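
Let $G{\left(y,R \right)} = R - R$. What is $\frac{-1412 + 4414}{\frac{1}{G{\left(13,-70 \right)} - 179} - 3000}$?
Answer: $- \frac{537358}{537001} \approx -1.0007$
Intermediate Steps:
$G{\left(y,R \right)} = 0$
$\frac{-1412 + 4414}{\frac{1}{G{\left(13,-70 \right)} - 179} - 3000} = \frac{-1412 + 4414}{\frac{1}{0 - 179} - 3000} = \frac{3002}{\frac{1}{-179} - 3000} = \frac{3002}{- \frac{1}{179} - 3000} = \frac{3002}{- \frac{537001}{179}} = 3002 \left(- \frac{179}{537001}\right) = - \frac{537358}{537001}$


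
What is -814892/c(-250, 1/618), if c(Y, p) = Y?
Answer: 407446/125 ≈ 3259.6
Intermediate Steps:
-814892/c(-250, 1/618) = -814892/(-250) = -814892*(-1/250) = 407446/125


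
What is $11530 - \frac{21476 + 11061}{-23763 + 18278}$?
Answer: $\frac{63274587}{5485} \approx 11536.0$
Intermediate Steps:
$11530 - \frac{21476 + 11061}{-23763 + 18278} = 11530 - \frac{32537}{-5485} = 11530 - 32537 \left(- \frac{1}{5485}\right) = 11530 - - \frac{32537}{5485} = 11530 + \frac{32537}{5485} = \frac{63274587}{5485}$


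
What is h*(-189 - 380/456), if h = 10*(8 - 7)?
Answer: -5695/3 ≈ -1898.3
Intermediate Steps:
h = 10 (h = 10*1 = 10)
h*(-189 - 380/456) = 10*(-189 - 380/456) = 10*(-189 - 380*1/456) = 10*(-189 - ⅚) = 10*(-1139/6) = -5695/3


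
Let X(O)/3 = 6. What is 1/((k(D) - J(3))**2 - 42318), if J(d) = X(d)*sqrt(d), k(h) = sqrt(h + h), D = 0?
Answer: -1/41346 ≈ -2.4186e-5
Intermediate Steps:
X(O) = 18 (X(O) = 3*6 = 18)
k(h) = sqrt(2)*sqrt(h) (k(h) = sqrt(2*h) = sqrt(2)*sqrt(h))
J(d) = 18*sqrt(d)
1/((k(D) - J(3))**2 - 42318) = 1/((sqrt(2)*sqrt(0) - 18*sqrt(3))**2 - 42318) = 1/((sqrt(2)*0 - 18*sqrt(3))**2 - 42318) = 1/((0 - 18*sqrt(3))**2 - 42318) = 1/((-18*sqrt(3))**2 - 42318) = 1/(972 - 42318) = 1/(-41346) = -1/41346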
* * *
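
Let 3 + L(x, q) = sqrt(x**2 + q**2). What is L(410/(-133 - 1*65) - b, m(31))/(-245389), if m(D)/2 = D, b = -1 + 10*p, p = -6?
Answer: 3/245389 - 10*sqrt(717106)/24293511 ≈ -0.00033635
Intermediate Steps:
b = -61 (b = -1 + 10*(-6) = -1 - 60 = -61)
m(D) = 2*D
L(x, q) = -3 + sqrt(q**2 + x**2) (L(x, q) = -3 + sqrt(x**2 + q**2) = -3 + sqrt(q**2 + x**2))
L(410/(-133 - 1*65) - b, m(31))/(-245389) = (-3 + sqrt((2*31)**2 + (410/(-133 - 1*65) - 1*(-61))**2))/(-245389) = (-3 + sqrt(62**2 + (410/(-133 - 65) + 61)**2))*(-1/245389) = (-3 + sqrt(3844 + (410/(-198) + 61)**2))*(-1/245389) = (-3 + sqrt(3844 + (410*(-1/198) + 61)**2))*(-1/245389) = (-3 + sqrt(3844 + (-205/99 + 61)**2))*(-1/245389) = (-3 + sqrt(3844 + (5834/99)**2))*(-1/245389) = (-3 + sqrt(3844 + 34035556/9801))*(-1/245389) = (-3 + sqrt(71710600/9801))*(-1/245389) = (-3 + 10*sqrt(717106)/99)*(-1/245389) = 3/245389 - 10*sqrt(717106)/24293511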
==
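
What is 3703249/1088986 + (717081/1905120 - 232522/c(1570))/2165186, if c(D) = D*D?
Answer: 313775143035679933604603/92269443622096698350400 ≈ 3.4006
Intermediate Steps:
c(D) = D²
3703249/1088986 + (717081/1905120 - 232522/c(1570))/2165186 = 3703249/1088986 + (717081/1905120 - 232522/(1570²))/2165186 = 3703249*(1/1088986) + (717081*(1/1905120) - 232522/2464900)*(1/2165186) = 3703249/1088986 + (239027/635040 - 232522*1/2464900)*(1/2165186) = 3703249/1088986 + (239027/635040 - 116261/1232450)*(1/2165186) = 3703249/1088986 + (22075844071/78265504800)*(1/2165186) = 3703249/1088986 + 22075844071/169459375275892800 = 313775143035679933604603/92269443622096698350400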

- PROBLEM TO SOLVE: In the records above, find the lines holding "Answer". Copy each one.

- COMPLETED TASK:
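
Answer: $- \frac{537358}{537001} \approx -1.0007$
Answer: 407446/125 ≈ 3259.6
Answer: $\frac{63274587}{5485} \approx 11536.0$
Answer: -5695/3 ≈ -1898.3
Answer: -1/41346 ≈ -2.4186e-5
Answer: 3/245389 - 10*sqrt(717106)/24293511 ≈ -0.00033635
Answer: 313775143035679933604603/92269443622096698350400 ≈ 3.4006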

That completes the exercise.